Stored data
▬▬▬

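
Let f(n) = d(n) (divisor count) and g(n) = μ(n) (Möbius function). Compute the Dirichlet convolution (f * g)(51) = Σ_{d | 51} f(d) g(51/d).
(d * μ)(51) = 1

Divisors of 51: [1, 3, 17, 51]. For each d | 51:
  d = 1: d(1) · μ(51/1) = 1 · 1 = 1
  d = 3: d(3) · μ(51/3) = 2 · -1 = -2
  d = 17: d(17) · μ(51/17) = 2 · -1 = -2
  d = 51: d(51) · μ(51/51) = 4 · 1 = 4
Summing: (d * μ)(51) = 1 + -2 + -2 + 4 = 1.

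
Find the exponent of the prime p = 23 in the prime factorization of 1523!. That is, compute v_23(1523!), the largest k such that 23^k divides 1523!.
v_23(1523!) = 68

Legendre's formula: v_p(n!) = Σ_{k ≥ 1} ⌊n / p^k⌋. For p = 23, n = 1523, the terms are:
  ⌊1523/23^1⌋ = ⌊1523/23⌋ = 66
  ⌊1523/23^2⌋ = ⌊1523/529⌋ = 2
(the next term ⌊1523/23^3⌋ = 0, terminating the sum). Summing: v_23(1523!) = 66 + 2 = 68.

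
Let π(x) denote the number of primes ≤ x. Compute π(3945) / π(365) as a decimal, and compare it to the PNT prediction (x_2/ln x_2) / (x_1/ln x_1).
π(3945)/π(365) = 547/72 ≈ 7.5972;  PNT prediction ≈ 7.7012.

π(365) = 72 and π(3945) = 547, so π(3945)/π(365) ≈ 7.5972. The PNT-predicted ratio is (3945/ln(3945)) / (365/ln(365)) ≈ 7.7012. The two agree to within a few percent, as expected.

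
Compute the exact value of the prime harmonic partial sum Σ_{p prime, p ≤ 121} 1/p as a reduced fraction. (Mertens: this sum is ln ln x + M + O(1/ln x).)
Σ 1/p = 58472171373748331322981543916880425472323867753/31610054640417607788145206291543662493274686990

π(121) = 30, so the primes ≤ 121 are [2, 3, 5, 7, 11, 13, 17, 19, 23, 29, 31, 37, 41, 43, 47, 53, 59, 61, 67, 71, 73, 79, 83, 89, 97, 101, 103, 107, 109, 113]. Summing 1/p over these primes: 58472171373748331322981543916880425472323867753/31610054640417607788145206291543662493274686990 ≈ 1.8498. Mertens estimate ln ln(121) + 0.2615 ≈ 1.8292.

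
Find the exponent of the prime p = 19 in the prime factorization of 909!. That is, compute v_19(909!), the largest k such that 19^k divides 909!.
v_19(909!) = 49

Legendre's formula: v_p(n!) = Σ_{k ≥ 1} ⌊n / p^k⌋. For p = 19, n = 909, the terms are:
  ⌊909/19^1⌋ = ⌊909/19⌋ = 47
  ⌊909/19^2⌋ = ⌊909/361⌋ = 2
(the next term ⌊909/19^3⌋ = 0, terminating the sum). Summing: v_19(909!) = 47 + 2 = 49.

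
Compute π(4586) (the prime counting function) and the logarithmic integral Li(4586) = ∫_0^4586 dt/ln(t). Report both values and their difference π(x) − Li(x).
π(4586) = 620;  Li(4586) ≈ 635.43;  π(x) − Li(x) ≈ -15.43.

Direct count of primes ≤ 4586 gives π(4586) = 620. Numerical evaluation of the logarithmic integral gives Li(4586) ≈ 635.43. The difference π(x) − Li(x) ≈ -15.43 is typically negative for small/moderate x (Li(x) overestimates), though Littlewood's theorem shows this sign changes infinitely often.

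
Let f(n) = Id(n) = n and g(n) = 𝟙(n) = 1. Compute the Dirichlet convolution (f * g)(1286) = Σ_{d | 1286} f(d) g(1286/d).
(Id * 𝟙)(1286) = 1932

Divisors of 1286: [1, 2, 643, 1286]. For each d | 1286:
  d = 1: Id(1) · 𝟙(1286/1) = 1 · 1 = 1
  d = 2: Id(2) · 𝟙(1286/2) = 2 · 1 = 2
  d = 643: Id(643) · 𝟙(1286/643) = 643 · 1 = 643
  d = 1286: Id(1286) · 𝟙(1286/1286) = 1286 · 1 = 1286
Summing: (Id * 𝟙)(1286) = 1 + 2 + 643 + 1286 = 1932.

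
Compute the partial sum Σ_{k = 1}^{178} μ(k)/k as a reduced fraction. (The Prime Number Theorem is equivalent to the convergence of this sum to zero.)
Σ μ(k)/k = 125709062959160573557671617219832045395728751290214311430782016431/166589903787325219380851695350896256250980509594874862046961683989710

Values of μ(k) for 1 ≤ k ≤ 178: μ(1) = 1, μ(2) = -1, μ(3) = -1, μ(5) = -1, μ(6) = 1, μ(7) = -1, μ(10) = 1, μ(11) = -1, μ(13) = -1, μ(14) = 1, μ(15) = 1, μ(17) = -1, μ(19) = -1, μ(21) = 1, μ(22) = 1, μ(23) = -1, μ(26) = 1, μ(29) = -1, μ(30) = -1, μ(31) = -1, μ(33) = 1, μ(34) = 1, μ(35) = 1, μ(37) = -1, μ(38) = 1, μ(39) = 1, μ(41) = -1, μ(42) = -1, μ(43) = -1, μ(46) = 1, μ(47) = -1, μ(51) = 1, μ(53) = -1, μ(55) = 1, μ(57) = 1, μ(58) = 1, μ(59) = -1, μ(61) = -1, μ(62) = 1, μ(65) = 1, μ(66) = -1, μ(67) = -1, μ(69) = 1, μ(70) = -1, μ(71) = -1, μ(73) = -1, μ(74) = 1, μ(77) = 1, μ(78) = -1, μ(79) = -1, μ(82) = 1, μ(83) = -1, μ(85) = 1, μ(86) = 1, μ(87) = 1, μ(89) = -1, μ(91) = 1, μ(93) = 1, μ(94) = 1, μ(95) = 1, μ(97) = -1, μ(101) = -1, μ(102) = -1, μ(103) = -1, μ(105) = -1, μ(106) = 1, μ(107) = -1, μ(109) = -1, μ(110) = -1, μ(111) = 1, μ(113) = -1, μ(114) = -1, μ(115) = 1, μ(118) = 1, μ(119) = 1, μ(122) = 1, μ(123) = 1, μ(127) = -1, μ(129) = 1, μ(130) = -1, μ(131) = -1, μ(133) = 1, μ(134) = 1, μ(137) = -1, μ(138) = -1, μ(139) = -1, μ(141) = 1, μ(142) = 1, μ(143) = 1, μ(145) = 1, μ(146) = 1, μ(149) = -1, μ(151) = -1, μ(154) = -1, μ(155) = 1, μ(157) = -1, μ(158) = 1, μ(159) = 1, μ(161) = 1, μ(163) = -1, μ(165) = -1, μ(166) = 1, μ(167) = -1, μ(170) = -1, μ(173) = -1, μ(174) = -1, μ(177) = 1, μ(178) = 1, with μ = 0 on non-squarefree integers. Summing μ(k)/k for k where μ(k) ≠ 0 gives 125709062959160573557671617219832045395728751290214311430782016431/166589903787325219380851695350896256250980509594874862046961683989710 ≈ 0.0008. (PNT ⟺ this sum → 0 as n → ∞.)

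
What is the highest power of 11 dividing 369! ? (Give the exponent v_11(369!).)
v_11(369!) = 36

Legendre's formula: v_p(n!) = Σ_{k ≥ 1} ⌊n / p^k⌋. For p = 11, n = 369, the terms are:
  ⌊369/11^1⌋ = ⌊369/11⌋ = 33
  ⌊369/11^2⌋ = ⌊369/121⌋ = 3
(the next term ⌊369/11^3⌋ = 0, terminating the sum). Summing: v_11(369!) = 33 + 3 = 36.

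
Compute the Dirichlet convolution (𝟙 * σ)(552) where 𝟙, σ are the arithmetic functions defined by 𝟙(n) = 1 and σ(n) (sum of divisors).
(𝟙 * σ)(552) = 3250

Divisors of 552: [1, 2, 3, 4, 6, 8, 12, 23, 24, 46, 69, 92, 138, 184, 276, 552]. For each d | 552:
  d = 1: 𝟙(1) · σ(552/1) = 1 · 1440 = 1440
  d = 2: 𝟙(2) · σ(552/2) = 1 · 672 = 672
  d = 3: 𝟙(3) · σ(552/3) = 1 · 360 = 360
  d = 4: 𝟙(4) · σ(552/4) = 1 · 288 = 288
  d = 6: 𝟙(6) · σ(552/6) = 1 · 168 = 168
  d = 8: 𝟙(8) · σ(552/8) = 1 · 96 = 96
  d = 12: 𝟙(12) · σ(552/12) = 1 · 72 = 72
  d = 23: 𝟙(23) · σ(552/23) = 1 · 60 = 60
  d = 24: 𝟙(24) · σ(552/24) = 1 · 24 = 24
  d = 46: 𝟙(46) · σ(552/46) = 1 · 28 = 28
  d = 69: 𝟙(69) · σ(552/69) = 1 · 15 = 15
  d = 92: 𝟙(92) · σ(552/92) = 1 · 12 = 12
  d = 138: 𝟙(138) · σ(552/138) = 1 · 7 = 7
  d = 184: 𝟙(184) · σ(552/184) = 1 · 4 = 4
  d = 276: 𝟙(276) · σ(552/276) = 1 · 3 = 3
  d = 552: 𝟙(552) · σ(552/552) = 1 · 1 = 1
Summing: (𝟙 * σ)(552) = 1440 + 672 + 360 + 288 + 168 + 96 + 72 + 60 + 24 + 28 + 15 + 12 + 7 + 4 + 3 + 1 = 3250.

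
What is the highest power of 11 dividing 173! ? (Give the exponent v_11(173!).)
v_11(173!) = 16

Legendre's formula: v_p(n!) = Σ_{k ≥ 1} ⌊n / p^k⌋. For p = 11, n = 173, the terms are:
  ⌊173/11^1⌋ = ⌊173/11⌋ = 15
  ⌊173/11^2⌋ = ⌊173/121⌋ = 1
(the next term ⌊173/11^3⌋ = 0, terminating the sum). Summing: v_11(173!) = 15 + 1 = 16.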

▬▬▬

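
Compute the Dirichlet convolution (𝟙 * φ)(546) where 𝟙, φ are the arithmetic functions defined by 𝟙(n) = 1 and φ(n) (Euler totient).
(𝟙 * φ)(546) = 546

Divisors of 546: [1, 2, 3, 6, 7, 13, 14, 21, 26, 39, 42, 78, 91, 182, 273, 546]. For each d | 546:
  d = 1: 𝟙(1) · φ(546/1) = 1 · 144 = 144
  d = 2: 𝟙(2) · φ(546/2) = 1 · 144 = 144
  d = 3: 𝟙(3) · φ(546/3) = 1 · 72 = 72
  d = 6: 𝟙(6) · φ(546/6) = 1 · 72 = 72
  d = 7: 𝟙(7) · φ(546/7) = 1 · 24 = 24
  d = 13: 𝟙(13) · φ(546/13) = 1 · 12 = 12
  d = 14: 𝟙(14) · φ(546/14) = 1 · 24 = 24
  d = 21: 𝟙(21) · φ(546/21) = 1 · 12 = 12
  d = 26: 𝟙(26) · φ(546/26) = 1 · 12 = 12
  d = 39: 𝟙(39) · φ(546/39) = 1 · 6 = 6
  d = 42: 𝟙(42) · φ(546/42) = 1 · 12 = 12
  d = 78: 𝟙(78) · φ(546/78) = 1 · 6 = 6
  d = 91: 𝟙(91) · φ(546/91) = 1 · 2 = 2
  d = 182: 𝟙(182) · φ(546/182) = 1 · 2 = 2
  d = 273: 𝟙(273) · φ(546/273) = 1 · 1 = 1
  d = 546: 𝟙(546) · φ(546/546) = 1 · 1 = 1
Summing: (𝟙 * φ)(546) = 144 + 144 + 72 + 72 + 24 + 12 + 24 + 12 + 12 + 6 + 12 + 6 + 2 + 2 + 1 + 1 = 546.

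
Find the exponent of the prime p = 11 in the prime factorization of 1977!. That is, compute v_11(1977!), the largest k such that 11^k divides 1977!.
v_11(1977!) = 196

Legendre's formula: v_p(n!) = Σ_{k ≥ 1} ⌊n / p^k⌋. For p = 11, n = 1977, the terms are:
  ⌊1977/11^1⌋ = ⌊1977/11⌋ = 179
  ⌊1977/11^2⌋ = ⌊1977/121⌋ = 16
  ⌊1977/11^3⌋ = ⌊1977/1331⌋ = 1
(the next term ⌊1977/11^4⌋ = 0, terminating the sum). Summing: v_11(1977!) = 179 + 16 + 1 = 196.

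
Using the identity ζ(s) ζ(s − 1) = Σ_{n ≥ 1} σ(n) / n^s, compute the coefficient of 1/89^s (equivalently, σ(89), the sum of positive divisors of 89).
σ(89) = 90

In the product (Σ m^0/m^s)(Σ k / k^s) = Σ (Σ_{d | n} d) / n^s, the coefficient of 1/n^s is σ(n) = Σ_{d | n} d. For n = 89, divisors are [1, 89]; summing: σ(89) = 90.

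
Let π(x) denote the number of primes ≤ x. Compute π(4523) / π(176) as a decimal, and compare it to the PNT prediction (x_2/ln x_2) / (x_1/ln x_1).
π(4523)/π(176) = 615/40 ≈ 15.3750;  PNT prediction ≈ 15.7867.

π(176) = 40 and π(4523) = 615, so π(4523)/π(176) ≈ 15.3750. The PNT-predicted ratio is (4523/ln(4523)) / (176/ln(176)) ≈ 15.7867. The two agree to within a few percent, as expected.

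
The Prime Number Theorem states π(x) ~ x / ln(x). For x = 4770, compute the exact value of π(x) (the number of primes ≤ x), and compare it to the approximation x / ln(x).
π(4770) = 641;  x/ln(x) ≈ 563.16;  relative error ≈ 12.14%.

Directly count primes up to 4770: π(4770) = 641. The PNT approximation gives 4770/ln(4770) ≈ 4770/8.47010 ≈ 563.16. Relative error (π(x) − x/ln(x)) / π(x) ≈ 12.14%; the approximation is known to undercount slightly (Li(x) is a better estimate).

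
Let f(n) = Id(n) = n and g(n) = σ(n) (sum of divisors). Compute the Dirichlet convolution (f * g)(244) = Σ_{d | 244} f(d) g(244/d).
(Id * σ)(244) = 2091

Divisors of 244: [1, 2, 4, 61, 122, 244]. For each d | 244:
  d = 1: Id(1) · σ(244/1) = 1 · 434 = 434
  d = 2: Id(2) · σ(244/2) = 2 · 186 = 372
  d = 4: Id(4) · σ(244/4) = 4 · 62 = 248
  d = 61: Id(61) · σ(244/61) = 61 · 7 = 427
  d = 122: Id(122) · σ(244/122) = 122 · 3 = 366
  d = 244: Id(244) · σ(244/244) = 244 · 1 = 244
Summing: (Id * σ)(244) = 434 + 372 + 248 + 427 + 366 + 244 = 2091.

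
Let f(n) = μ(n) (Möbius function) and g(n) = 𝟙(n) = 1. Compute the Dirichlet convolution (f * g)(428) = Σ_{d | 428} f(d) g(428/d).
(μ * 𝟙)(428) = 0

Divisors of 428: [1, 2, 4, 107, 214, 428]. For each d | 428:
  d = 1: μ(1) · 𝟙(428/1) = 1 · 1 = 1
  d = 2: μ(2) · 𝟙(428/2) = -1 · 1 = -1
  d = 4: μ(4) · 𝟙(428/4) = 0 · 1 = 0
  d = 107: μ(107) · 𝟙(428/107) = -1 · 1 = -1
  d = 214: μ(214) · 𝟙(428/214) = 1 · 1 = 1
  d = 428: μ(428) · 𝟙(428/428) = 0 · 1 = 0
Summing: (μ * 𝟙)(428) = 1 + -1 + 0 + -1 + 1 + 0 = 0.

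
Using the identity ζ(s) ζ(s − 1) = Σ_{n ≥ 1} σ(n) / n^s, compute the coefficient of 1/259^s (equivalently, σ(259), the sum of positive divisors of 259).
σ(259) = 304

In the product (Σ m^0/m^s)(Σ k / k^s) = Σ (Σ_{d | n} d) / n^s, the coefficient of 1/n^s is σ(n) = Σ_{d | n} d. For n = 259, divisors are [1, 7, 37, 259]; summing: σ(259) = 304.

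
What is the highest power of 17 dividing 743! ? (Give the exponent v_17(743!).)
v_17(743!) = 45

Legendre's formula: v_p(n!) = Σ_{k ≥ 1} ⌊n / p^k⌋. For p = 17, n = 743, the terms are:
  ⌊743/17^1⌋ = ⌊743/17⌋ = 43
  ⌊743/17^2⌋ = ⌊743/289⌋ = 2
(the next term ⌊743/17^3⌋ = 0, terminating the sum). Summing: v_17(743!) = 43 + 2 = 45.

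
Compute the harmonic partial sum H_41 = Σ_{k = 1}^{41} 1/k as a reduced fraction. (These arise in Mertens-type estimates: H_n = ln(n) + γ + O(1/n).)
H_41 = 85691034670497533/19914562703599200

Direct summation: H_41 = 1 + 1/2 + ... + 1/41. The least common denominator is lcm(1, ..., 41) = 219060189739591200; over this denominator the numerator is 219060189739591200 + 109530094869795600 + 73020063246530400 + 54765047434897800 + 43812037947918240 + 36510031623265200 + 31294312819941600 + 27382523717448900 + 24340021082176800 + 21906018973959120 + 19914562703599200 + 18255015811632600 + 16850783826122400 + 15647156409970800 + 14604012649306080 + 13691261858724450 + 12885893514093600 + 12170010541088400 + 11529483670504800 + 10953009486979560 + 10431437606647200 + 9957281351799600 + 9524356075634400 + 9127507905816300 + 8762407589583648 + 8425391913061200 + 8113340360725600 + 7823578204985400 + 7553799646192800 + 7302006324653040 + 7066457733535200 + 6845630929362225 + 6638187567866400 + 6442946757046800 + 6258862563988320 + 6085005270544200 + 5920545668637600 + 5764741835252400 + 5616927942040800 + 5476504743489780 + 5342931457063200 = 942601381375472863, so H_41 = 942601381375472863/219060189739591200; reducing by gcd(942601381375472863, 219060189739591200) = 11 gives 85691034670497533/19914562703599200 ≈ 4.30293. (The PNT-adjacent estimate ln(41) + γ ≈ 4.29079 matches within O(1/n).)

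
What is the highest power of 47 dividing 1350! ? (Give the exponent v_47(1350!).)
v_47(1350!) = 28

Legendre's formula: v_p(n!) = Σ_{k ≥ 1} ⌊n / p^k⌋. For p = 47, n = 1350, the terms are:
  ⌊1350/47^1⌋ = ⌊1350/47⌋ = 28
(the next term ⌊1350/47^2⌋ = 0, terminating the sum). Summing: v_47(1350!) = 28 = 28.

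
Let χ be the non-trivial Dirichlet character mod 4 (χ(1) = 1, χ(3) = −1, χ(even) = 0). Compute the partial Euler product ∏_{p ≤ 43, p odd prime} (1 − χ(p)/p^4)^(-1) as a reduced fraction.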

▬▬▬

Task to carry out: Above are the entries. Quote exactly the lines from the one bearing "What is the highest power of 47" through the one bearing "Let χ be the".

Exercise result:
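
What is the highest power of 47 dividing 1350! ? (Give the exponent v_47(1350!).)
v_47(1350!) = 28

Legendre's formula: v_p(n!) = Σ_{k ≥ 1} ⌊n / p^k⌋. For p = 47, n = 1350, the terms are:
  ⌊1350/47^1⌋ = ⌊1350/47⌋ = 28
(the next term ⌊1350/47^2⌋ = 0, terminating the sum). Summing: v_47(1350!) = 28 = 28.

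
Let χ be the non-trivial Dirichlet character mod 4 (χ(1) = 1, χ(3) = −1, χ(even) = 0). Compute the partial Euler product ∏_{p ≤ 43, p odd prime} (1 − χ(p)/p^4)^(-1) as a reduced fraction.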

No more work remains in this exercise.